• **What you need to do**: Restate the whole listing word for word, missing no line.

[Information given Boundary: Start]

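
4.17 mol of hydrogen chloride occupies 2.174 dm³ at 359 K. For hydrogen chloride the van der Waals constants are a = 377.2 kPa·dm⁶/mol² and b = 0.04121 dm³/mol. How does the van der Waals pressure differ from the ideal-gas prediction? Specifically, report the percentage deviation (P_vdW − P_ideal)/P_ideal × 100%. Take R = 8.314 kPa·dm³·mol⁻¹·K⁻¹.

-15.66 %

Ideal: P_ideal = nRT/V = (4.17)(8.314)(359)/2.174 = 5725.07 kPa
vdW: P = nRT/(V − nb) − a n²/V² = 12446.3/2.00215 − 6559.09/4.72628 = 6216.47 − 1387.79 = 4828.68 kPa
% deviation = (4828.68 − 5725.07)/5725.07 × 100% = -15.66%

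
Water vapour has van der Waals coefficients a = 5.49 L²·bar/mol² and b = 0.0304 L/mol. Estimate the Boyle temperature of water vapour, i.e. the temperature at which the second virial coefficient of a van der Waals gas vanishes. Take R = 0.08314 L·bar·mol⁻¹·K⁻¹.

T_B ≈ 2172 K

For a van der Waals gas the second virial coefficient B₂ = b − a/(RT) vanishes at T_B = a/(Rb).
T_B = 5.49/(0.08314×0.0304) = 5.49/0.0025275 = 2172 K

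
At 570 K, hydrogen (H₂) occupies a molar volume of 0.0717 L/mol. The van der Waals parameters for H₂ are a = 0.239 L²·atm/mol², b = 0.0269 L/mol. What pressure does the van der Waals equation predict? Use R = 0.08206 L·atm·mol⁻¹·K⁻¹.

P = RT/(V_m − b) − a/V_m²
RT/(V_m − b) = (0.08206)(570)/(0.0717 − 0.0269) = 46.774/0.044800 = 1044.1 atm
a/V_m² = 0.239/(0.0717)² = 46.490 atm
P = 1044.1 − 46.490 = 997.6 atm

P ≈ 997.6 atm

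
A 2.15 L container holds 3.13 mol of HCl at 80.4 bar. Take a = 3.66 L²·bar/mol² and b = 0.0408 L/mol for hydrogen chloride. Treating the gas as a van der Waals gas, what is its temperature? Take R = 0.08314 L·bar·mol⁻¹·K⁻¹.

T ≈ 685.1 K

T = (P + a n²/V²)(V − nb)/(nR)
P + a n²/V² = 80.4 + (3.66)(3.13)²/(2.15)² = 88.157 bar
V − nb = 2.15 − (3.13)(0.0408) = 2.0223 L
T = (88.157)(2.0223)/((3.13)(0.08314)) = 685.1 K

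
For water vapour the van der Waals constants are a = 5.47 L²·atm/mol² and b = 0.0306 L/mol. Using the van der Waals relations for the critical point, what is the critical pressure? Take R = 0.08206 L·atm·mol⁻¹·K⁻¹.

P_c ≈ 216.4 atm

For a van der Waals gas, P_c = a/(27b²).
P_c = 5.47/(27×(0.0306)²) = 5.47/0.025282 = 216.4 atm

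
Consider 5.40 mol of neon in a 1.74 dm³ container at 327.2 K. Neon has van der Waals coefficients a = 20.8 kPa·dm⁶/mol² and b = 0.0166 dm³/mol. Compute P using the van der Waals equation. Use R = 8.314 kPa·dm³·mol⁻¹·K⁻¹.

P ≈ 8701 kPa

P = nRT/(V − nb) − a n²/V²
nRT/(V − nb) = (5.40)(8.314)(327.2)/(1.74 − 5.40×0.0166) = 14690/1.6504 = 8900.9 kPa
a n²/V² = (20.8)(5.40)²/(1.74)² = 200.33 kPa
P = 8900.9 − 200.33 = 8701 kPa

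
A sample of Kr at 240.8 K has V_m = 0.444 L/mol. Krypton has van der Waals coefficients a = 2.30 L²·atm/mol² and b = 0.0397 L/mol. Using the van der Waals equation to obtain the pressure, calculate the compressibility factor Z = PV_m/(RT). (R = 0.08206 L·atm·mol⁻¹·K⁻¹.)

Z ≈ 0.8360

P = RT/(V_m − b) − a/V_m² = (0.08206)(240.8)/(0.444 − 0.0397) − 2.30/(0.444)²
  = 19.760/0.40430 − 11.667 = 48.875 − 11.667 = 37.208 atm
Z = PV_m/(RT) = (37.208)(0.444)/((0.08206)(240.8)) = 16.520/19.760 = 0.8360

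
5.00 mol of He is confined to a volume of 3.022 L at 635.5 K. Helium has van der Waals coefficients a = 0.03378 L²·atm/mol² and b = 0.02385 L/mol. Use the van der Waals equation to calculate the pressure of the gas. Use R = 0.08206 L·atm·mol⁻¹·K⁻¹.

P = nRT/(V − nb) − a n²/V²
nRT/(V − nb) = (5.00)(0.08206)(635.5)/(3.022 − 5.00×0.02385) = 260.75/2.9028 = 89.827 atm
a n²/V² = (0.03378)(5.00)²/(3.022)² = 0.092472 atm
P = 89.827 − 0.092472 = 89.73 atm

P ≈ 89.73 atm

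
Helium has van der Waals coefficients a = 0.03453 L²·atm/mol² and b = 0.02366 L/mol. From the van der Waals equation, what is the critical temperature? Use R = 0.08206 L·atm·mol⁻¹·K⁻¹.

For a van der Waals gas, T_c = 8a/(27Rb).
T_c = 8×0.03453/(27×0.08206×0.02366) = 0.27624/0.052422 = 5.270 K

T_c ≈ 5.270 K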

[Information given Boundary: End]

• **Answer below**:
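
4.17 mol of hydrogen chloride occupies 2.174 dm³ at 359 K. For hydrogen chloride the van der Waals constants are a = 377.2 kPa·dm⁶/mol² and b = 0.04121 dm³/mol. How does the van der Waals pressure differ from the ideal-gas prediction? Specifically, report the percentage deviation (P_vdW − P_ideal)/P_ideal × 100%. Take R = 8.314 kPa·dm³·mol⁻¹·K⁻¹.

-15.66 %

Ideal: P_ideal = nRT/V = (4.17)(8.314)(359)/2.174 = 5725.07 kPa
vdW: P = nRT/(V − nb) − a n²/V² = 12446.3/2.00215 − 6559.09/4.72628 = 6216.47 − 1387.79 = 4828.68 kPa
% deviation = (4828.68 − 5725.07)/5725.07 × 100% = -15.66%

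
Water vapour has van der Waals coefficients a = 5.49 L²·bar/mol² and b = 0.0304 L/mol. Estimate the Boyle temperature of water vapour, i.e. the temperature at which the second virial coefficient of a van der Waals gas vanishes. Take R = 0.08314 L·bar·mol⁻¹·K⁻¹.

T_B ≈ 2172 K

For a van der Waals gas the second virial coefficient B₂ = b − a/(RT) vanishes at T_B = a/(Rb).
T_B = 5.49/(0.08314×0.0304) = 5.49/0.0025275 = 2172 K

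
At 570 K, hydrogen (H₂) occupies a molar volume of 0.0717 L/mol. The van der Waals parameters for H₂ are a = 0.239 L²·atm/mol², b = 0.0269 L/mol. What pressure does the van der Waals equation predict? Use R = 0.08206 L·atm·mol⁻¹·K⁻¹.

P = RT/(V_m − b) − a/V_m²
RT/(V_m − b) = (0.08206)(570)/(0.0717 − 0.0269) = 46.774/0.044800 = 1044.1 atm
a/V_m² = 0.239/(0.0717)² = 46.490 atm
P = 1044.1 − 46.490 = 997.6 atm

P ≈ 997.6 atm

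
A 2.15 L container holds 3.13 mol of HCl at 80.4 bar. Take a = 3.66 L²·bar/mol² and b = 0.0408 L/mol for hydrogen chloride. Treating the gas as a van der Waals gas, what is its temperature? Take R = 0.08314 L·bar·mol⁻¹·K⁻¹.

T ≈ 685.1 K

T = (P + a n²/V²)(V − nb)/(nR)
P + a n²/V² = 80.4 + (3.66)(3.13)²/(2.15)² = 88.157 bar
V − nb = 2.15 − (3.13)(0.0408) = 2.0223 L
T = (88.157)(2.0223)/((3.13)(0.08314)) = 685.1 K

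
For water vapour the van der Waals constants are a = 5.47 L²·atm/mol² and b = 0.0306 L/mol. Using the van der Waals relations for the critical point, what is the critical pressure? Take R = 0.08206 L·atm·mol⁻¹·K⁻¹.

P_c ≈ 216.4 atm

For a van der Waals gas, P_c = a/(27b²).
P_c = 5.47/(27×(0.0306)²) = 5.47/0.025282 = 216.4 atm

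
Consider 5.40 mol of neon in a 1.74 dm³ container at 327.2 K. Neon has van der Waals coefficients a = 20.8 kPa·dm⁶/mol² and b = 0.0166 dm³/mol. Compute P using the van der Waals equation. Use R = 8.314 kPa·dm³·mol⁻¹·K⁻¹.

P ≈ 8701 kPa

P = nRT/(V − nb) − a n²/V²
nRT/(V − nb) = (5.40)(8.314)(327.2)/(1.74 − 5.40×0.0166) = 14690/1.6504 = 8900.9 kPa
a n²/V² = (20.8)(5.40)²/(1.74)² = 200.33 kPa
P = 8900.9 − 200.33 = 8701 kPa

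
A sample of Kr at 240.8 K has V_m = 0.444 L/mol. Krypton has van der Waals coefficients a = 2.30 L²·atm/mol² and b = 0.0397 L/mol. Using the van der Waals equation to obtain the pressure, calculate the compressibility factor Z = PV_m/(RT). (R = 0.08206 L·atm·mol⁻¹·K⁻¹.)

Z ≈ 0.8360

P = RT/(V_m − b) − a/V_m² = (0.08206)(240.8)/(0.444 − 0.0397) − 2.30/(0.444)²
  = 19.760/0.40430 − 11.667 = 48.875 − 11.667 = 37.208 atm
Z = PV_m/(RT) = (37.208)(0.444)/((0.08206)(240.8)) = 16.520/19.760 = 0.8360

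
5.00 mol of He is confined to a volume of 3.022 L at 635.5 K. Helium has van der Waals coefficients a = 0.03378 L²·atm/mol² and b = 0.02385 L/mol. Use the van der Waals equation to calculate the pressure of the gas. Use R = 0.08206 L·atm·mol⁻¹·K⁻¹.

P = nRT/(V − nb) − a n²/V²
nRT/(V − nb) = (5.00)(0.08206)(635.5)/(3.022 − 5.00×0.02385) = 260.75/2.9028 = 89.827 atm
a n²/V² = (0.03378)(5.00)²/(3.022)² = 0.092472 atm
P = 89.827 − 0.092472 = 89.73 atm

P ≈ 89.73 atm

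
Helium has van der Waals coefficients a = 0.03453 L²·atm/mol² and b = 0.02366 L/mol. From the van der Waals equation, what is the critical temperature? Use R = 0.08206 L·atm·mol⁻¹·K⁻¹.

For a van der Waals gas, T_c = 8a/(27Rb).
T_c = 8×0.03453/(27×0.08206×0.02366) = 0.27624/0.052422 = 5.270 K

T_c ≈ 5.270 K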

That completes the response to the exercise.